**Required action**
In the records below, find the line with "- The oven is preheated." and the line with "the form, the". Print both exactly, along with every line between them, and no other line.
####################
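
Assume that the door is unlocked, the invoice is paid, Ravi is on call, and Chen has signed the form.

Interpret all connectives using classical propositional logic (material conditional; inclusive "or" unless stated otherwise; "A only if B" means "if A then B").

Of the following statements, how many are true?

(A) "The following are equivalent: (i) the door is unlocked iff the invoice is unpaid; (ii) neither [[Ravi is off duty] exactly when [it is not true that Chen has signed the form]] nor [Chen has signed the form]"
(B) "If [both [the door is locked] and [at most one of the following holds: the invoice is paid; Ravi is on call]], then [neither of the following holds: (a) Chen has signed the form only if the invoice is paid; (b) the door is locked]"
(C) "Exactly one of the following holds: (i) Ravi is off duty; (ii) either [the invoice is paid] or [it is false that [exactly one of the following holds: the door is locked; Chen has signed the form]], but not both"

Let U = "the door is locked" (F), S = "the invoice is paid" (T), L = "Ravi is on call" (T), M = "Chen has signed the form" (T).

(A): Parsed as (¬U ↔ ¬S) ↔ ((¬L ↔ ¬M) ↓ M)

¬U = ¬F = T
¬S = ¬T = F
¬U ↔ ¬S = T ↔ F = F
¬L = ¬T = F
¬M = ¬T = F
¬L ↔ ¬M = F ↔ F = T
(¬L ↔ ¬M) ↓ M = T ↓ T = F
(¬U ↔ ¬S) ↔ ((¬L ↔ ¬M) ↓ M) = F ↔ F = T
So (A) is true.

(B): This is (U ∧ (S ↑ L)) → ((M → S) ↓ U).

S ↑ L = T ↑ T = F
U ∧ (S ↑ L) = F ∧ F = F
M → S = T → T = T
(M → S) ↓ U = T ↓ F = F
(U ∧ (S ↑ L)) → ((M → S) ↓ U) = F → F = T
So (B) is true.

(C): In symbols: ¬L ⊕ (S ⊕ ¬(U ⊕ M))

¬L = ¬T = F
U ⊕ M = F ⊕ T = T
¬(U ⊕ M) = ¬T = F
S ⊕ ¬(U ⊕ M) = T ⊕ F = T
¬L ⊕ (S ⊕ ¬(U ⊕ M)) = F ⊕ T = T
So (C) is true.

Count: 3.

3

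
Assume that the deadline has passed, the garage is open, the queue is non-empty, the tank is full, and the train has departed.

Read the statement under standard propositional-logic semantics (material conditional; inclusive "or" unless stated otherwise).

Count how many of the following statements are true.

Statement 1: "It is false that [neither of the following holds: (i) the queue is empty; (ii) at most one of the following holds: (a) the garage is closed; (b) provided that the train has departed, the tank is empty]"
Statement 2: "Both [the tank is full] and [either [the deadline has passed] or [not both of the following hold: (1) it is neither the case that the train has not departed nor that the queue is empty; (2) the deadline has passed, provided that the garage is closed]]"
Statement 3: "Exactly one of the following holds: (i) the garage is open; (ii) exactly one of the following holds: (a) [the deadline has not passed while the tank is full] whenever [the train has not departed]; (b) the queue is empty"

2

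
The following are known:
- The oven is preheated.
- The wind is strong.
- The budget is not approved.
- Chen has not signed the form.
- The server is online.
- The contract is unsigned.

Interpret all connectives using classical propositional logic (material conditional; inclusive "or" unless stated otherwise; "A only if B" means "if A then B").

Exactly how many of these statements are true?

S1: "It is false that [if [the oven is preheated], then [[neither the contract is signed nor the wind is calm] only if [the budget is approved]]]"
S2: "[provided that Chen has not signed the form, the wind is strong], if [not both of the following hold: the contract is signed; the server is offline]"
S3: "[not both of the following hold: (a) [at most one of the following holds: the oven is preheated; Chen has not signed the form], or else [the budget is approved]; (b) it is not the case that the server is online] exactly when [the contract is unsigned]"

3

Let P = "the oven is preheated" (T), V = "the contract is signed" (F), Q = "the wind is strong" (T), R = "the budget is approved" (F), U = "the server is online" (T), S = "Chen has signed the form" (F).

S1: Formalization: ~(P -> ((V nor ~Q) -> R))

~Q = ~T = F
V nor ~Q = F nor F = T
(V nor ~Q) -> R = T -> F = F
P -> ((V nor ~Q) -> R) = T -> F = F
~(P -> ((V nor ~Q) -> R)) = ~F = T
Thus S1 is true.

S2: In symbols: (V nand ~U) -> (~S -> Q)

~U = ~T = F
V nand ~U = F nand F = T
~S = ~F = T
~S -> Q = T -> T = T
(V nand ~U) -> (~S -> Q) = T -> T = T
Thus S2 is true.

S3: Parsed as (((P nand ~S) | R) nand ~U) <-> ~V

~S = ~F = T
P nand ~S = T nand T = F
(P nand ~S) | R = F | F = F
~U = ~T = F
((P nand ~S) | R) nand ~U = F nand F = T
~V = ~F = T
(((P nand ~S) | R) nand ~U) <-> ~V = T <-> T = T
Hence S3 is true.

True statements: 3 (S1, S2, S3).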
####################
**Task response**
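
- The oven is preheated.
- The wind is strong.
- The budget is not approved.
- Chen has not signed the form.
- The server is online.
- The contract is unsigned.

Interpret all connectives using classical propositional logic (material conditional; inclusive "or" unless stated otherwise; "A only if B" means "if A then B").

Exactly how many of these statements are true?

S1: "It is false that [if [the oven is preheated], then [[neither the contract is signed nor the wind is calm] only if [the budget is approved]]]"
S2: "[provided that Chen has not signed the form, the wind is strong], if [not both of the following hold: the contract is signed; the server is offline]"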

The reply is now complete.